Directions for this task:
Could you repeat every record exactly as it appears?

Dataset entries:
◆ ◆ ◆
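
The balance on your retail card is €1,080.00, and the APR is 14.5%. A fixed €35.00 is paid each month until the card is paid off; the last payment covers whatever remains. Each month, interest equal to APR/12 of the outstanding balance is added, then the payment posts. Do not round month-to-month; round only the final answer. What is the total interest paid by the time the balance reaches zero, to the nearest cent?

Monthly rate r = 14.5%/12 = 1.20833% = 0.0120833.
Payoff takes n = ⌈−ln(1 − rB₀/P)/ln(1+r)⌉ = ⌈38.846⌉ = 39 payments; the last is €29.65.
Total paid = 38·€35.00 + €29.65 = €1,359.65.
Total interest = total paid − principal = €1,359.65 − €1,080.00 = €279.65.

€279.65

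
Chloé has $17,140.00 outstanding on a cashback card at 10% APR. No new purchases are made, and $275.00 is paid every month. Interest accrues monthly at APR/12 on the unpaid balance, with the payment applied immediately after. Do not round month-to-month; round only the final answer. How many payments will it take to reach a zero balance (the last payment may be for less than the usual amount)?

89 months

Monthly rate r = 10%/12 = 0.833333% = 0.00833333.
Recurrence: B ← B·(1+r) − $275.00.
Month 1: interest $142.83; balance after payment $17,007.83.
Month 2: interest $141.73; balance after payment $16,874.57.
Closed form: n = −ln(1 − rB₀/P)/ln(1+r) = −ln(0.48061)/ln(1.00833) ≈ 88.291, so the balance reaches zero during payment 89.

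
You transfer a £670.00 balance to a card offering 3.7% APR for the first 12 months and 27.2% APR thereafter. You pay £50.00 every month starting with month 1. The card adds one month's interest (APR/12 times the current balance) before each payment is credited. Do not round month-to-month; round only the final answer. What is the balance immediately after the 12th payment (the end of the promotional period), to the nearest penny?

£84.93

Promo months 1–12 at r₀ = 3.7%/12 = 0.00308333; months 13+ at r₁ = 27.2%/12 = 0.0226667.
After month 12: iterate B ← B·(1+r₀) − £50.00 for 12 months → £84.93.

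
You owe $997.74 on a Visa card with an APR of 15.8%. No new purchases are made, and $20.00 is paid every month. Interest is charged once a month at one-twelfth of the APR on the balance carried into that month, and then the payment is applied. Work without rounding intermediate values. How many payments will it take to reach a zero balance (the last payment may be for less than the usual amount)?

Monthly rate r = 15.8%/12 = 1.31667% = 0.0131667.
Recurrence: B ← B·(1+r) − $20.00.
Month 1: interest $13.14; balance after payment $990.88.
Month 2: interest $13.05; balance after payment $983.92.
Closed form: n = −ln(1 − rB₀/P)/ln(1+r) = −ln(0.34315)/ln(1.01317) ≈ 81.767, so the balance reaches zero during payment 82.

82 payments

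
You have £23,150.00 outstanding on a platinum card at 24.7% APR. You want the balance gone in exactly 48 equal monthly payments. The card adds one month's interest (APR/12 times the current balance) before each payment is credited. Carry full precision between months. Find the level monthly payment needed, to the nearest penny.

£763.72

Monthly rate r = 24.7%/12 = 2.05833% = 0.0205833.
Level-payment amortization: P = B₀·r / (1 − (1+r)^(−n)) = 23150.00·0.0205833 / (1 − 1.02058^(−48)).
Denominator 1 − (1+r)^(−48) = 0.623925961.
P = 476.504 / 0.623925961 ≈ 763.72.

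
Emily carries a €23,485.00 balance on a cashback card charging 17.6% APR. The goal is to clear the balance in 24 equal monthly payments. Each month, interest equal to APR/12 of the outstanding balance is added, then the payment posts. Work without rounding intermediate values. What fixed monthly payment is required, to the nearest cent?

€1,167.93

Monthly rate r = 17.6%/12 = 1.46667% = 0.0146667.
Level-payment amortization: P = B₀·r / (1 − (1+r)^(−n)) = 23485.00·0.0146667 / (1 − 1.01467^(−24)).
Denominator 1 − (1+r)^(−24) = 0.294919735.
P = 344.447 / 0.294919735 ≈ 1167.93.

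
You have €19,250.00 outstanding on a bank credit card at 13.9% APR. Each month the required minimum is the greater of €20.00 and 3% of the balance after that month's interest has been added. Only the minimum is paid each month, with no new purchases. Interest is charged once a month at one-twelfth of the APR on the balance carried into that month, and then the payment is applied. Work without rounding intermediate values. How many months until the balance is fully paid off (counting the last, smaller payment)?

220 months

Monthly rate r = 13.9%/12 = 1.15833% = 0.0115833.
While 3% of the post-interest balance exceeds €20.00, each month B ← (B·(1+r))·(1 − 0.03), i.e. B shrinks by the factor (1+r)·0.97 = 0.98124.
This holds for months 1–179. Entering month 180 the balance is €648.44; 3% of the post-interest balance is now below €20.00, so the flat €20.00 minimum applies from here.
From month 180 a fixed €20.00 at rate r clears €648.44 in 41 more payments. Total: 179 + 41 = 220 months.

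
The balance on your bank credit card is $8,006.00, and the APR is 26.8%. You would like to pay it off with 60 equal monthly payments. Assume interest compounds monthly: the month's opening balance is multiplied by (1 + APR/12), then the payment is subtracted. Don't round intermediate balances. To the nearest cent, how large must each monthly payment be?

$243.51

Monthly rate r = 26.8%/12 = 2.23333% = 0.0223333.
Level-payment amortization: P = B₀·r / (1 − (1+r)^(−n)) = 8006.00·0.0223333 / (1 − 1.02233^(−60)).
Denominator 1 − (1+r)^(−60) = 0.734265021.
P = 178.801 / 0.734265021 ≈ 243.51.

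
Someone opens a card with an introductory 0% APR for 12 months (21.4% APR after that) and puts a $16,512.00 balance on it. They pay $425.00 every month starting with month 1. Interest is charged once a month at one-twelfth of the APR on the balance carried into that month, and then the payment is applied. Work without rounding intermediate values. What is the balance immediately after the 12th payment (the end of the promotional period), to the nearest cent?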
◆ ◆ ◆
Result:
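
The balance on your retail card is €1,080.00, and the APR is 14.5%. A fixed €35.00 is paid each month until the card is paid off; the last payment covers whatever remains. Each month, interest equal to APR/12 of the outstanding balance is added, then the payment posts. Do not round month-to-month; round only the final answer. What is the total interest paid by the time the balance reaches zero, to the nearest cent?

Monthly rate r = 14.5%/12 = 1.20833% = 0.0120833.
Payoff takes n = ⌈−ln(1 − rB₀/P)/ln(1+r)⌉ = ⌈38.846⌉ = 39 payments; the last is €29.65.
Total paid = 38·€35.00 + €29.65 = €1,359.65.
Total interest = total paid − principal = €1,359.65 − €1,080.00 = €279.65.

€279.65

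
Chloé has $17,140.00 outstanding on a cashback card at 10% APR. No new purchases are made, and $275.00 is paid every month. Interest accrues monthly at APR/12 on the unpaid balance, with the payment applied immediately after. Do not round month-to-month; round only the final answer. How many payments will it take to reach a zero balance (the last payment may be for less than the usual amount)?

89 months

Monthly rate r = 10%/12 = 0.833333% = 0.00833333.
Recurrence: B ← B·(1+r) − $275.00.
Month 1: interest $142.83; balance after payment $17,007.83.
Month 2: interest $141.73; balance after payment $16,874.57.
Closed form: n = −ln(1 − rB₀/P)/ln(1+r) = −ln(0.48061)/ln(1.00833) ≈ 88.291, so the balance reaches zero during payment 89.

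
You transfer a £670.00 balance to a card offering 3.7% APR for the first 12 months and 27.2% APR thereafter. You pay £50.00 every month starting with month 1. The card adds one month's interest (APR/12 times the current balance) before each payment is credited. Do not round month-to-month; round only the final answer. What is the balance immediately after the 12th payment (the end of the promotional period), to the nearest penny?

£84.93

Promo months 1–12 at r₀ = 3.7%/12 = 0.00308333; months 13+ at r₁ = 27.2%/12 = 0.0226667.
After month 12: iterate B ← B·(1+r₀) − £50.00 for 12 months → £84.93.

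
You owe $997.74 on a Visa card with an APR of 15.8%. No new purchases are made, and $20.00 is paid every month. Interest is charged once a month at one-twelfth of the APR on the balance carried into that month, and then the payment is applied. Work without rounding intermediate values. How many payments will it take to reach a zero balance (the last payment may be for less than the usual amount)?

Monthly rate r = 15.8%/12 = 1.31667% = 0.0131667.
Recurrence: B ← B·(1+r) − $20.00.
Month 1: interest $13.14; balance after payment $990.88.
Month 2: interest $13.05; balance after payment $983.92.
Closed form: n = −ln(1 − rB₀/P)/ln(1+r) = −ln(0.34315)/ln(1.01317) ≈ 81.767, so the balance reaches zero during payment 82.

82 payments

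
You have £23,150.00 outstanding on a platinum card at 24.7% APR. You want the balance gone in exactly 48 equal monthly payments. The card adds one month's interest (APR/12 times the current balance) before each payment is credited. Carry full precision between months. Find the level monthly payment needed, to the nearest penny.

£763.72

Monthly rate r = 24.7%/12 = 2.05833% = 0.0205833.
Level-payment amortization: P = B₀·r / (1 − (1+r)^(−n)) = 23150.00·0.0205833 / (1 − 1.02058^(−48)).
Denominator 1 − (1+r)^(−48) = 0.623925961.
P = 476.504 / 0.623925961 ≈ 763.72.

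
Emily carries a €23,485.00 balance on a cashback card charging 17.6% APR. The goal is to clear the balance in 24 equal monthly payments. Each month, interest equal to APR/12 of the outstanding balance is added, then the payment posts. Work without rounding intermediate values. What fixed monthly payment is required, to the nearest cent?

€1,167.93

Monthly rate r = 17.6%/12 = 1.46667% = 0.0146667.
Level-payment amortization: P = B₀·r / (1 − (1+r)^(−n)) = 23485.00·0.0146667 / (1 − 1.01467^(−24)).
Denominator 1 − (1+r)^(−24) = 0.294919735.
P = 344.447 / 0.294919735 ≈ 1167.93.

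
You have €19,250.00 outstanding on a bank credit card at 13.9% APR. Each month the required minimum is the greater of €20.00 and 3% of the balance after that month's interest has been added. Only the minimum is paid each month, with no new purchases. Interest is charged once a month at one-twelfth of the APR on the balance carried into that month, and then the payment is applied. Work without rounding intermediate values. How many months until the balance is fully paid off (counting the last, smaller payment)?

220 months

Monthly rate r = 13.9%/12 = 1.15833% = 0.0115833.
While 3% of the post-interest balance exceeds €20.00, each month B ← (B·(1+r))·(1 − 0.03), i.e. B shrinks by the factor (1+r)·0.97 = 0.98124.
This holds for months 1–179. Entering month 180 the balance is €648.44; 3% of the post-interest balance is now below €20.00, so the flat €20.00 minimum applies from here.
From month 180 a fixed €20.00 at rate r clears €648.44 in 41 more payments. Total: 179 + 41 = 220 months.

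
The balance on your bank credit card is $8,006.00, and the APR is 26.8%. You would like to pay it off with 60 equal monthly payments. Assume interest compounds monthly: the month's opening balance is multiplied by (1 + APR/12), then the payment is subtracted. Don't round intermediate balances. To the nearest cent, how large must each monthly payment be?

$243.51

Monthly rate r = 26.8%/12 = 2.23333% = 0.0223333.
Level-payment amortization: P = B₀·r / (1 − (1+r)^(−n)) = 8006.00·0.0223333 / (1 − 1.02233^(−60)).
Denominator 1 − (1+r)^(−60) = 0.734265021.
P = 178.801 / 0.734265021 ≈ 243.51.

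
Someone opens a card with an introductory 0% APR for 12 months (21.4% APR after that) and puts a $16,512.00 balance on it. They pay $425.00 every month starting with month 1. Interest is charged once a month at one-twelfth of the APR on the balance carried into that month, and then the payment is applied. Work without rounding intermediate values. What is the balance immediately after the 12th payment (the end of the promotional period), to the nearest cent?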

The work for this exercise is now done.